PROBLEM TO WORK ON
Every line of the entries below that includes "expression" belongs in the answer, copied as written.

Saved data entries:

* * * * *

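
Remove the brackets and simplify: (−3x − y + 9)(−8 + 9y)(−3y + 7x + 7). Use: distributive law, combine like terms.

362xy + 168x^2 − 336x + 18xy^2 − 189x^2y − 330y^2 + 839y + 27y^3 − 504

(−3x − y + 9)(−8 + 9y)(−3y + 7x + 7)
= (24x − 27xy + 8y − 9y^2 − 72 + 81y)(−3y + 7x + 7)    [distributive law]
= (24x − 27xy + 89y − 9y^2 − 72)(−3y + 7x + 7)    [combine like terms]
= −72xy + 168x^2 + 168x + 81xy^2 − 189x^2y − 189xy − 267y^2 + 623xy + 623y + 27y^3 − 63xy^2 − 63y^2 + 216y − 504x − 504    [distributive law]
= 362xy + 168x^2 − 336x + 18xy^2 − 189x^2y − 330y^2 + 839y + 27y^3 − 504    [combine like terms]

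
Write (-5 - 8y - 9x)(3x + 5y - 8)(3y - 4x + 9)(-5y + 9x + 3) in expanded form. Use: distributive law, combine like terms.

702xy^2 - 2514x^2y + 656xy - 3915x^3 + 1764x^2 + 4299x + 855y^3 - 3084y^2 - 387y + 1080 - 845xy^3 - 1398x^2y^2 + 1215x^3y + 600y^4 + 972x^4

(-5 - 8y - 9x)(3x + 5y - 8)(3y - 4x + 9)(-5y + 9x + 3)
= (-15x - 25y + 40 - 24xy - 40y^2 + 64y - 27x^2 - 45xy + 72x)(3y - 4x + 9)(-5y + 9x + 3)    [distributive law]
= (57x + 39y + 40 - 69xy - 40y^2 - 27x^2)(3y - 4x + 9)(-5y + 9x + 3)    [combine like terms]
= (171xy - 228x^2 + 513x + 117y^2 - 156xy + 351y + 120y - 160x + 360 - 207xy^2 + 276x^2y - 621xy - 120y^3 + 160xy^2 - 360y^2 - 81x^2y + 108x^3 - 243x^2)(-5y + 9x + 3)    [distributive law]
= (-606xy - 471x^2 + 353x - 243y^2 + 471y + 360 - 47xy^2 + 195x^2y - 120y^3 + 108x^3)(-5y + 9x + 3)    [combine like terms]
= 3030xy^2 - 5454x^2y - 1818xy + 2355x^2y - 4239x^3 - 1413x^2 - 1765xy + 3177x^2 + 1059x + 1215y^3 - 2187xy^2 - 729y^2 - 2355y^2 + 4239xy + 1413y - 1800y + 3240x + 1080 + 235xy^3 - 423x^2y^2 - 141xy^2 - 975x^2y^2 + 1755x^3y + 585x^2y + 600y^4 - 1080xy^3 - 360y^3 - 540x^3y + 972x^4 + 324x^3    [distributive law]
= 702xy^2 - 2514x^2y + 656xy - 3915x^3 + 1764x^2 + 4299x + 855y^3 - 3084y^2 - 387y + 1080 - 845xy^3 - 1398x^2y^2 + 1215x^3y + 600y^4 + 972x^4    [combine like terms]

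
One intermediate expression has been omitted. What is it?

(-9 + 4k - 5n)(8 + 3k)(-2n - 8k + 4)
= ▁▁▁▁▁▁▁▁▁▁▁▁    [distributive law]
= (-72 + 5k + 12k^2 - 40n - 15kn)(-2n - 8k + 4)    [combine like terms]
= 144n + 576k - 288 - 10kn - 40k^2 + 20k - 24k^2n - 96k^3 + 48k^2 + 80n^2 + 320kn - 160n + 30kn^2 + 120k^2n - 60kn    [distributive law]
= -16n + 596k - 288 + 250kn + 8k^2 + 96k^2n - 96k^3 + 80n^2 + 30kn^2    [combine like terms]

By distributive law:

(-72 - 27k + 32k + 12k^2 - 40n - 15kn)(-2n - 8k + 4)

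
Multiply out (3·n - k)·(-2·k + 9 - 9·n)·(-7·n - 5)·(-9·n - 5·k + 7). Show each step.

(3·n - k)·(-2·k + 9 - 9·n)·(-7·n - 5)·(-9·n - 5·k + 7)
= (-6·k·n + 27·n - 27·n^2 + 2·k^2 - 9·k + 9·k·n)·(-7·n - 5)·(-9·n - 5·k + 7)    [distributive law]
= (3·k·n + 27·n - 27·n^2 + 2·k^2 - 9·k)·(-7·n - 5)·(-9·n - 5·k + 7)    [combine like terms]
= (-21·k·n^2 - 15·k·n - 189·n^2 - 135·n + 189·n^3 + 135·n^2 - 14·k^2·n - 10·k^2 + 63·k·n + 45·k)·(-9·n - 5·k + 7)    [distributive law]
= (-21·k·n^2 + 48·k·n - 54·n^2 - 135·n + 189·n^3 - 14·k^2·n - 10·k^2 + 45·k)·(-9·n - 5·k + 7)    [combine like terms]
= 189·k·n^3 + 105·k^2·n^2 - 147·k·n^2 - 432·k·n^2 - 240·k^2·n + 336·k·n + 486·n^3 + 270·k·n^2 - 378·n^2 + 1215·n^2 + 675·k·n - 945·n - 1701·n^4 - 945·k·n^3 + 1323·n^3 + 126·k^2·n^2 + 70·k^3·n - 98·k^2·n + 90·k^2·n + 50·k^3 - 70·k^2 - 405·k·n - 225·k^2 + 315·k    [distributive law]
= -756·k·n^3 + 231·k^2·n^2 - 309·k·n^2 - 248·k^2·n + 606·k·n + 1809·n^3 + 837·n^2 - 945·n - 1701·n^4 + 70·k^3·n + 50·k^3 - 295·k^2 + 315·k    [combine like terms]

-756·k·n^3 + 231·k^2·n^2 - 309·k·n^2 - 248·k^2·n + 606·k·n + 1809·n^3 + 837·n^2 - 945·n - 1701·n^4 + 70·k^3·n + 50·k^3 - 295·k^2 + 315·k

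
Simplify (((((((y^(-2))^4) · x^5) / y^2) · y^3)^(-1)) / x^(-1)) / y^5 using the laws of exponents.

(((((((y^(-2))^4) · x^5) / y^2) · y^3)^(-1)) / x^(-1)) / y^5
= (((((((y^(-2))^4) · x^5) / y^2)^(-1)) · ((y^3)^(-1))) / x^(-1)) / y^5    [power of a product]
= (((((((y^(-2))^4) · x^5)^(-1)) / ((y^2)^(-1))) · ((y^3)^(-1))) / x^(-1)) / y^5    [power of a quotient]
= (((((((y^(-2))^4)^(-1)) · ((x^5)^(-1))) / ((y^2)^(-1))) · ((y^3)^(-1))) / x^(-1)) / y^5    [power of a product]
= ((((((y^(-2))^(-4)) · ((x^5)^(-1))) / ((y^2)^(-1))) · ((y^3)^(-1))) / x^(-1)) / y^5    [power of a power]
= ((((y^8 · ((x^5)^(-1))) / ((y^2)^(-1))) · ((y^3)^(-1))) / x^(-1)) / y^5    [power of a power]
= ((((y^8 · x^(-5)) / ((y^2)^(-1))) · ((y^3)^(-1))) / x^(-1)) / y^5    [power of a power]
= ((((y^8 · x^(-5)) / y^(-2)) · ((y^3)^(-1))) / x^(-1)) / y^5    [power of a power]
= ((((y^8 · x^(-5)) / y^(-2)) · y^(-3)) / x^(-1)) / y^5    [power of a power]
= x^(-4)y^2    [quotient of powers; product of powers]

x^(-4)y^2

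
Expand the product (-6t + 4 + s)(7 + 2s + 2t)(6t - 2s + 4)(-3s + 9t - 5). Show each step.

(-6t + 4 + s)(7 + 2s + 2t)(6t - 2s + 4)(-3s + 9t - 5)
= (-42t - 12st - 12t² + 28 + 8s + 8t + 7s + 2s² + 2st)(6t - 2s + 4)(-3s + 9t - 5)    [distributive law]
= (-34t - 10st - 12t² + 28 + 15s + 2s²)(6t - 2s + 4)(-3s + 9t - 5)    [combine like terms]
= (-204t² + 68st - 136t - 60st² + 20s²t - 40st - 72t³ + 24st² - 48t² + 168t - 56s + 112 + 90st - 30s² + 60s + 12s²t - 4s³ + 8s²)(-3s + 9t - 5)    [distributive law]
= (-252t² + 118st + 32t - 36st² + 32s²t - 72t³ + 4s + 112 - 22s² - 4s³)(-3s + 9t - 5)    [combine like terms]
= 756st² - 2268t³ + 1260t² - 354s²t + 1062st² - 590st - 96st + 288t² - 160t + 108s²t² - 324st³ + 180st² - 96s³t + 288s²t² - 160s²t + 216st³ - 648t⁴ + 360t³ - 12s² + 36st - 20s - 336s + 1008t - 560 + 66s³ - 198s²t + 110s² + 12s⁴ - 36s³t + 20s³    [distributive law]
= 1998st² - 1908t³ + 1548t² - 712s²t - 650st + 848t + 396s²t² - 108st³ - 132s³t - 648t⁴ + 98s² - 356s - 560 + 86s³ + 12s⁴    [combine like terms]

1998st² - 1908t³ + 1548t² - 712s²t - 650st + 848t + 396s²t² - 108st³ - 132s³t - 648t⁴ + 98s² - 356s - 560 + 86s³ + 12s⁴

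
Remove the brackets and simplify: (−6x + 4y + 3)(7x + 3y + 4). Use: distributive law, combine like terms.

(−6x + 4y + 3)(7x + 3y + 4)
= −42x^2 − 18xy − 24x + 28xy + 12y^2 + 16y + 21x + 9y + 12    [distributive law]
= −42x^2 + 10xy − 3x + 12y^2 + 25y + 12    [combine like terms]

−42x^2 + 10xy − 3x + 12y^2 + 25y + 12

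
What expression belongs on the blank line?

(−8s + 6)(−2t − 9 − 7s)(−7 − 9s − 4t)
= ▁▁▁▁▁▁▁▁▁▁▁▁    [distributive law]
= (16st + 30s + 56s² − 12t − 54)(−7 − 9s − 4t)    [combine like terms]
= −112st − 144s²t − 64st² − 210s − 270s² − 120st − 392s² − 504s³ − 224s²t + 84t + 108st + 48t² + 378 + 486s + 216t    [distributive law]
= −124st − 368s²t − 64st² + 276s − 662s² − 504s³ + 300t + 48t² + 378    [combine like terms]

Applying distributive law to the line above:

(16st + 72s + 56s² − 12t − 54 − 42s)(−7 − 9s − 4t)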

* * * * *

OUTPUT FOR THIS TASK
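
One intermediate expression has been omitted. What is it?
What expression belongs on the blank line?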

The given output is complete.